____ THE DATA

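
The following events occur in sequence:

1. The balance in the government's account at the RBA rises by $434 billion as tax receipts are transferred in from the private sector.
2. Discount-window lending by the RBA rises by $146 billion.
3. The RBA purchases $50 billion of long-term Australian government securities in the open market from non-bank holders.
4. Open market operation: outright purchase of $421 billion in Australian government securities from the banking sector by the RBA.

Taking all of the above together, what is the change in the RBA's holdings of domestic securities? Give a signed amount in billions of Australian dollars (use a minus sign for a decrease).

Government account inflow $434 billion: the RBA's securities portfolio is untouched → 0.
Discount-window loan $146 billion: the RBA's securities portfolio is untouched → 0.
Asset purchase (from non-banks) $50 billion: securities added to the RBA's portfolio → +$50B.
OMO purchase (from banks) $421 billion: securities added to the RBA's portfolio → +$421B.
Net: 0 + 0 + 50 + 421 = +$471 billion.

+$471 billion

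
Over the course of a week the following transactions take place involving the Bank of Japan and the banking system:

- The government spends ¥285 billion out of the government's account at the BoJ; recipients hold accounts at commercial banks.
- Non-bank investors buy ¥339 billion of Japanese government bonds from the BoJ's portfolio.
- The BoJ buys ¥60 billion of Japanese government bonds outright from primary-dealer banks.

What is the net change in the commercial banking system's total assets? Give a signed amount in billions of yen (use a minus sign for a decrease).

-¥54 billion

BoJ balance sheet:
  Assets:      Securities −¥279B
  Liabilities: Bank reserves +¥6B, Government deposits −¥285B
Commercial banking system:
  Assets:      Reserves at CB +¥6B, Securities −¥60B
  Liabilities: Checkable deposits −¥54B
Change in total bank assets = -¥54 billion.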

________

# PROBLEM TO SOLVE
In the listing above, take the line containing "What is the net" as the start and write out every line through the last one exactly, with nothing added.

# PROBLEM SOLUTION
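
What is the net change in the commercial banking system's total assets? Give a signed amount in billions of yen (use a minus sign for a decrease).

-¥54 billion

BoJ balance sheet:
  Assets:      Securities −¥279B
  Liabilities: Bank reserves +¥6B, Government deposits −¥285B
Commercial banking system:
  Assets:      Reserves at CB +¥6B, Securities −¥60B
  Liabilities: Checkable deposits −¥54B
Change in total bank assets = -¥54 billion.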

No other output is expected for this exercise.